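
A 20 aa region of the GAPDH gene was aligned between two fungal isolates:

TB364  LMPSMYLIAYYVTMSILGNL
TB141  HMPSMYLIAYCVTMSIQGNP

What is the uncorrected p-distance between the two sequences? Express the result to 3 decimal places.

0.200

The sequences differ at positions 1 (L/H), 11 (Y/C), 17 (L/Q), 20 (L/P).
There are 4 differences over 20 sites, so p = 4/20 = 0.200.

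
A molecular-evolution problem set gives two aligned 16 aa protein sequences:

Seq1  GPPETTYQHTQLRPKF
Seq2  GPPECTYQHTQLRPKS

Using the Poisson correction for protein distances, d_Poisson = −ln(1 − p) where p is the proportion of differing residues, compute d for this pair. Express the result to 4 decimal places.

Mismatches occur at site 5 (T→C), site 16 (F→S).
p = 2/16 = 0.125000.
d = −ln(1 − 0.125000) = −ln(0.875000) = 0.1335.

0.1335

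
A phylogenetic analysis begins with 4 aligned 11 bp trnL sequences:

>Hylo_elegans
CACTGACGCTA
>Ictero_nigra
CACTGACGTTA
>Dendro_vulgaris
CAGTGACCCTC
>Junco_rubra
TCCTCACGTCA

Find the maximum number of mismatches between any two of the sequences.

8

Pairwise Hamming distances:
  Hylo_elegans vs Ictero_nigra: 1
  Hylo_elegans vs Dendro_vulgaris: 3
  Hylo_elegans vs Junco_rubra: 5
  Ictero_nigra vs Dendro_vulgaris: 4
  Ictero_nigra vs Junco_rubra: 4
  Dendro_vulgaris vs Junco_rubra: 8
The largest is 8, between Dendro_vulgaris and Junco_rubra.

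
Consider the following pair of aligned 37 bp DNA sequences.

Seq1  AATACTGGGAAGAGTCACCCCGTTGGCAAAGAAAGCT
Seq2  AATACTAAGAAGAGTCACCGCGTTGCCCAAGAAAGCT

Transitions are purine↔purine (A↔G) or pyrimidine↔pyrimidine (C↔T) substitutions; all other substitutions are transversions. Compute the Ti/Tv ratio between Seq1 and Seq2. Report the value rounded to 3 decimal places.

The sequences differ at positions 7 (G/A, transition), 8 (G/A, transition), 20 (C/G, transversion), 26 (G/C, transversion), 28 (A/C, transversion).
Of the 5 differences, 2 transitions and 3 transversions, so Ti/Tv = 2/3 = 0.667.

0.667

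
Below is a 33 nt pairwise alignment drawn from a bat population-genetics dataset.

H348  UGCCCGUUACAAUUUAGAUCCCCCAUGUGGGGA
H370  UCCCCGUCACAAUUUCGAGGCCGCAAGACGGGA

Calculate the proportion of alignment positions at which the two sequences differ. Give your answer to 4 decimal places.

Mismatches occur at site 2 (G→C), site 8 (U→C), site 16 (A→C), site 19 (U→G), site 20 (C→G), site 23 (C→G), site 26 (U→A), site 28 (U→A), site 29 (G→C).
There are 9 differences over 33 sites, so p = 9/33 = 0.2727.

0.2727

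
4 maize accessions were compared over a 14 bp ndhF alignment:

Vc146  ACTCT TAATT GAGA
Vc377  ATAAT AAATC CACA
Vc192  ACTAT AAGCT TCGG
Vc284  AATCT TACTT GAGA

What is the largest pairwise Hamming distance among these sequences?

9

Pairwise Hamming distances:
  Vc146 vs Vc377: 7
  Vc146 vs Vc192: 7
  Vc146 vs Vc284: 2
  Vc377 vs Vc192: 9
  Vc377 vs Vc284: 8
  Vc192 vs Vc284: 8
The largest is 9, between Vc377 and Vc192.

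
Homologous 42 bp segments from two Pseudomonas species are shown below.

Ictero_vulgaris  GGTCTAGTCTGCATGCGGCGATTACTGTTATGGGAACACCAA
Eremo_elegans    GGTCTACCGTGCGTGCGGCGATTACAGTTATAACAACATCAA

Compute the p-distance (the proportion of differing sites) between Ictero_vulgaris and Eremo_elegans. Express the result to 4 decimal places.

0.2143

Differing sites — 7:G/C; 8:T/C; 9:C/G; 13:A/G; 26:T/A; 32:G/A; 33:G/A; 34:G/C; 39:C/T.
There are 9 differences over 42 sites, so p = 9/42 = 0.2143.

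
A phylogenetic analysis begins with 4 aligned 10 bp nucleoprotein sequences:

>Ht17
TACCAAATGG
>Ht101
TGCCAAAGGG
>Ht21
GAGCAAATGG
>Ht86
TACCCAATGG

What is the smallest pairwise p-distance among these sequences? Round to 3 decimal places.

Pairwise Hamming distances:
  Ht17 vs Ht101: 2
  Ht17 vs Ht21: 2
  Ht17 vs Ht86: 1
  Ht101 vs Ht21: 4
  Ht101 vs Ht86: 3
  Ht21 vs Ht86: 3
The smallest is 1 mismatch, between Ht17 and Ht86; p = 1/10 = 0.100.

0.100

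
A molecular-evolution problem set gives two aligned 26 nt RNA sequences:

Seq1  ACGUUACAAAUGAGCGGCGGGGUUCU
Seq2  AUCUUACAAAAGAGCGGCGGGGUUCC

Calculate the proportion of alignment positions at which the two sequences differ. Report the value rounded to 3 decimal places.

0.154

The sequences differ at positions 2 (C/U), 3 (G/C), 11 (U/A), 26 (U/C).
There are 4 differences over 26 sites, so p = 4/26 = 0.154.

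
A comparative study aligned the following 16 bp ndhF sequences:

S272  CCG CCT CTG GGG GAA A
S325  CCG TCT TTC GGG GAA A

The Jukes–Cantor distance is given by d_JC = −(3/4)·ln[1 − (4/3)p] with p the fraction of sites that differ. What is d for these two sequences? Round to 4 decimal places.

0.2158

The sequences differ at positions 4 (C/T), 7 (C/T), 9 (G/C).
p = 3/16 = 0.187500.
d = −0.75 · ln(1 − (4/3)·0.187500) = −0.75 · ln(0.750000) = −0.75 · (-0.287682) = 0.2158.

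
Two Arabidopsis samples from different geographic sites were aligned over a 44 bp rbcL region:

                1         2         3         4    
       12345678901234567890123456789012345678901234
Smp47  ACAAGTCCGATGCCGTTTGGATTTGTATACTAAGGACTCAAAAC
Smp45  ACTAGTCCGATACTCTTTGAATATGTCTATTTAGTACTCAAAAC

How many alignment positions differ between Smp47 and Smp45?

10

Differing sites — 3:A/T; 12:G/A; 14:C/T; 15:G/C; 20:G/A; 23:T/A; 27:A/C; 30:C/T; 32:A/T; 35:G/T.
That gives 10 mismatches out of 44 aligned sites, so the Hamming distance is 10.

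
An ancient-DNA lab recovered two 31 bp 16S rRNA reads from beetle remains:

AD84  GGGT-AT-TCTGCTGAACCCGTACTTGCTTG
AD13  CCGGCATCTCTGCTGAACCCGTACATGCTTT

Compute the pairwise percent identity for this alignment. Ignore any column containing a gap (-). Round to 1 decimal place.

Excluding the 2 gap columns leaves 29 comparable sites.
Differing sites — 1:G/C; 2:G/C; 4:T/G; 25:T/A; 31:G/T.
24 of the 29 comparable sites match, so the percent identity is 24/29 × 100 = 82.8%.

82.8%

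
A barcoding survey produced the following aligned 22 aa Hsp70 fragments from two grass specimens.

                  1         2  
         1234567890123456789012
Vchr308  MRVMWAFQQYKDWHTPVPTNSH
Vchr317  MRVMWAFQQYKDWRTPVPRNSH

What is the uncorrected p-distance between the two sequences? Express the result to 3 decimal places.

0.091

Differing sites — 14:H/R; 19:T/R.
There are 2 differences over 22 sites, so p = 2/22 = 0.091.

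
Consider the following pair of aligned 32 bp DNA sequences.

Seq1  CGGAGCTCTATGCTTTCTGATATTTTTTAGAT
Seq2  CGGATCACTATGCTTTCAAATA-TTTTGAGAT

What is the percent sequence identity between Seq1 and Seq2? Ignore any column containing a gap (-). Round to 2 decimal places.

83.87%

Excluding the 1 gap column leaves 31 comparable sites.
Differing sites — 5:G/T; 7:T/A; 18:T/A; 19:G/A; 28:T/G.
26 of the 31 comparable sites match, so the percent identity is 26/31 × 100 = 83.87%.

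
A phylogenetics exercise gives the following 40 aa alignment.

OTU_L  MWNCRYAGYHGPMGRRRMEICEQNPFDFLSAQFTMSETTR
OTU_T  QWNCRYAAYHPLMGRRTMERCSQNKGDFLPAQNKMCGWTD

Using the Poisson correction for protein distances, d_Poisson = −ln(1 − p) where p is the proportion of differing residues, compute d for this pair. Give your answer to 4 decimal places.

0.5108

Mismatches occur at site 1 (M→Q), site 8 (G→A), site 11 (G→P), site 12 (P→L), site 17 (R→T), site 20 (I→R), site 22 (E→S), site 25 (P→K), site 26 (F→G), site 30 (S→P), site 33 (F→N), site 34 (T→K), site 36 (S→C), site 37 (E→G), site 38 (T→W), site 40 (R→D).
p = 16/40 = 0.400000.
d = −ln(1 − 0.400000) = −ln(0.600000) = 0.5108.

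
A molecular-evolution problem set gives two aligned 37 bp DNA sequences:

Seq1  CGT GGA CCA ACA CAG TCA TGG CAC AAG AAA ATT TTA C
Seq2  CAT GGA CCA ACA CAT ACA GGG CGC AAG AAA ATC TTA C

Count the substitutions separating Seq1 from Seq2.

6

The sequences differ at positions 2 (G/A), 15 (G/T), 16 (T/A), 19 (T/G), 23 (A/G), 33 (T/C).
That gives 6 mismatches out of 37 aligned sites, so the Hamming distance is 6.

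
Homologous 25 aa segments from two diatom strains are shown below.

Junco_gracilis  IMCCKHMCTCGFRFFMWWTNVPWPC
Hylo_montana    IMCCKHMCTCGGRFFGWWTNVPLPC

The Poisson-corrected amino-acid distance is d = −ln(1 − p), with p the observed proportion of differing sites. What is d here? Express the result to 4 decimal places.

Differing sites — 12:F/G; 16:M/G; 23:W/L.
p = 3/25 = 0.120000.
d = −ln(1 − 0.120000) = −ln(0.880000) = 0.1278.

0.1278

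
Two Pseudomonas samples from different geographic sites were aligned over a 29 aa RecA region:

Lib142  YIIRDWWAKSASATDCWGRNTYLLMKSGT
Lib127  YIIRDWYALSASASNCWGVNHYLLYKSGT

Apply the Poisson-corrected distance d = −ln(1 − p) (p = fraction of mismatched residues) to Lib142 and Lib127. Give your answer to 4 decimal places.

Differing sites — 7:W/Y; 9:K/L; 14:T/S; 15:D/N; 19:R/V; 21:T/H; 25:M/Y.
p = 7/29 = 0.241379.
d = −ln(1 − 0.241379) = −ln(0.758621) = 0.2763.

0.2763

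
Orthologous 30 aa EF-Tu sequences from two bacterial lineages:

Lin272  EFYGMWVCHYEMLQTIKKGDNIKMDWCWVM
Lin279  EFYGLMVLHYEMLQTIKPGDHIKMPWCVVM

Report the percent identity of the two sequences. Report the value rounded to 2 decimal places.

76.67%

The sequences differ at positions 5 (M/L), 6 (W/M), 8 (C/L), 18 (K/P), 21 (N/H), 25 (D/P), 28 (W/V).
23 of the 30 sites match, so the percent identity is 23/30 × 100 = 76.67%.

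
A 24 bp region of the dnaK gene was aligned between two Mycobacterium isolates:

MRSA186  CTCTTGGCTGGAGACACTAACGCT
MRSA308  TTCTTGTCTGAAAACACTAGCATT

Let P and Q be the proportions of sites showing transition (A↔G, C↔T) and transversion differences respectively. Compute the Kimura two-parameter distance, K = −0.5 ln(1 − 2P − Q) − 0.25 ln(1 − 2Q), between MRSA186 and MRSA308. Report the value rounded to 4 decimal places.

0.4118

Differing sites — 1:C/T (Ti); 7:G/T (Tv); 11:G/A (Ti); 13:G/A (Ti); 20:A/G (Ti); 22:G/A (Ti); 23:C/T (Ti).
Of the 7 differences, 6 transitions and 1 transversion over 24 sites: P = 6/24 = 0.250000, Q = 1/24 = 0.041667.
d = −0.5·ln(0.458333) − 0.25·ln(0.916666) = −0.5·(-0.780159) − 0.25·(-0.087012) = 0.4118.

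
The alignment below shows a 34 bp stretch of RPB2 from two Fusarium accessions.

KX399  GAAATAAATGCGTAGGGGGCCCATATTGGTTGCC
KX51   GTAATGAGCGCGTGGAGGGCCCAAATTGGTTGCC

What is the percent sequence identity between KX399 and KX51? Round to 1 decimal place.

Mismatches occur at site 2 (A/T), site 6 (A/G), site 8 (A/G), site 9 (T/C), site 14 (A/G), site 16 (G/A), site 24 (T/A).
27 of the 34 sites match, so the percent identity is 27/34 × 100 = 79.4%.

79.4%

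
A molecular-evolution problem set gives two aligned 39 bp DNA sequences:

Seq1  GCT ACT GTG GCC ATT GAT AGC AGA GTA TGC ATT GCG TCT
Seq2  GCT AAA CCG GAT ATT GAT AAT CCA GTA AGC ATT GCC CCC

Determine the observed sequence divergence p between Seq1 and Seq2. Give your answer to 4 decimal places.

Mismatches occur at site 5 (C/A), site 6 (T/A), site 7 (G/C), site 8 (T/C), site 11 (C/A), site 12 (C/T), site 20 (G/A), site 21 (C/T), site 22 (A/C), site 23 (G/C), site 28 (T/A), site 36 (G/C), site 37 (T/C), site 39 (T/C).
There are 14 differences over 39 sites, so p = 14/39 = 0.3590.

0.3590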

....................

### ASSIGNMENT:
The string "evolution" shows up in some lines of the listing. Copy each such line.

### TASK ANSWER:
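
A molecular-evolution problem set gives two aligned 16 aa protein sequences:
A molecular-evolution problem set gives two aligned 26 nt RNA sequences:
A molecular-evolution problem set gives two aligned 37 bp DNA sequences:
A molecular-evolution problem set gives two aligned 39 bp DNA sequences: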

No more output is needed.